WHAT YOU WILL DO:
Exactly as they appear below, repeat the lines from the one with "Consider a neutron" through the one with "of width 0.235", and no others.

DATA SUPPLIED:
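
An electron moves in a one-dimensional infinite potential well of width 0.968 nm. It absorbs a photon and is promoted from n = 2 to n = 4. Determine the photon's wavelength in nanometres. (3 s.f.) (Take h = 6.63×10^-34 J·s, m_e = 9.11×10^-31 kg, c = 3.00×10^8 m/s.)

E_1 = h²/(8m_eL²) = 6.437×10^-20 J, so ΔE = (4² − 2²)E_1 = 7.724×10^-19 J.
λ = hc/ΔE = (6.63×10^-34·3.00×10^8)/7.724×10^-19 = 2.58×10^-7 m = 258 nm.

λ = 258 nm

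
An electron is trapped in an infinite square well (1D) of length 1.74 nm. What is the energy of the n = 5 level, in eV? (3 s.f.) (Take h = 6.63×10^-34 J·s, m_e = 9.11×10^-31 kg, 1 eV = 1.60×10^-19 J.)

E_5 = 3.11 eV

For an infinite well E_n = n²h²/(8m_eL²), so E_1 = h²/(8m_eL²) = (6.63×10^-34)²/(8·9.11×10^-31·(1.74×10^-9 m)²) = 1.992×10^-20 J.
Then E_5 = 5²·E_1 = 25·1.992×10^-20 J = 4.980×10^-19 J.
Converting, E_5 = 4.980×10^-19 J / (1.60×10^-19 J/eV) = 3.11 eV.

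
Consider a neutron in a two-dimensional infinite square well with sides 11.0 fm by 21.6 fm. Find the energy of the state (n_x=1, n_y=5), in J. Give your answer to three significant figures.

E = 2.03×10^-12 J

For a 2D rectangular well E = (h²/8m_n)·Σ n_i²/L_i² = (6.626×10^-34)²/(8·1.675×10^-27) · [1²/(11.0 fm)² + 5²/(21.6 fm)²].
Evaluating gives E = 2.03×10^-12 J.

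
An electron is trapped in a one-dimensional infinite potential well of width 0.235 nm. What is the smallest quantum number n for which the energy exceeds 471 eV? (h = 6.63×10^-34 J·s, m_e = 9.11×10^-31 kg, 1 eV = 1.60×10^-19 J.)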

--

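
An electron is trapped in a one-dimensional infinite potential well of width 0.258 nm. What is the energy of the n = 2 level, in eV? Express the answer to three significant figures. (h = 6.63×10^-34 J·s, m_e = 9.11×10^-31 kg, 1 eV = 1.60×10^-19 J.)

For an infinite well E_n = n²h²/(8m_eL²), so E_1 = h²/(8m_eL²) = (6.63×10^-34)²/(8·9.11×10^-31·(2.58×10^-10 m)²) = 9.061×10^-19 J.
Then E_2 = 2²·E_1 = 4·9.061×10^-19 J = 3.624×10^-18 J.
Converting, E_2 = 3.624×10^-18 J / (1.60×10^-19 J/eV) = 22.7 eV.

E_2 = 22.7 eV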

YOUR SOLUTION:
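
Consider a neutron in a two-dimensional infinite square well with sides 11.0 fm by 21.6 fm. Find the energy of the state (n_x=1, n_y=5), in J. Give your answer to three significant figures.

E = 2.03×10^-12 J

For a 2D rectangular well E = (h²/8m_n)·Σ n_i²/L_i² = (6.626×10^-34)²/(8·1.675×10^-27) · [1²/(11.0 fm)² + 5²/(21.6 fm)²].
Evaluating gives E = 2.03×10^-12 J.

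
An electron is trapped in a one-dimensional infinite potential well of width 0.235 nm. What is the smallest quantum number n for which the energy exceeds 471 eV? (h = 6.63×10^-34 J·s, m_e = 9.11×10^-31 kg, 1 eV = 1.60×10^-19 J.)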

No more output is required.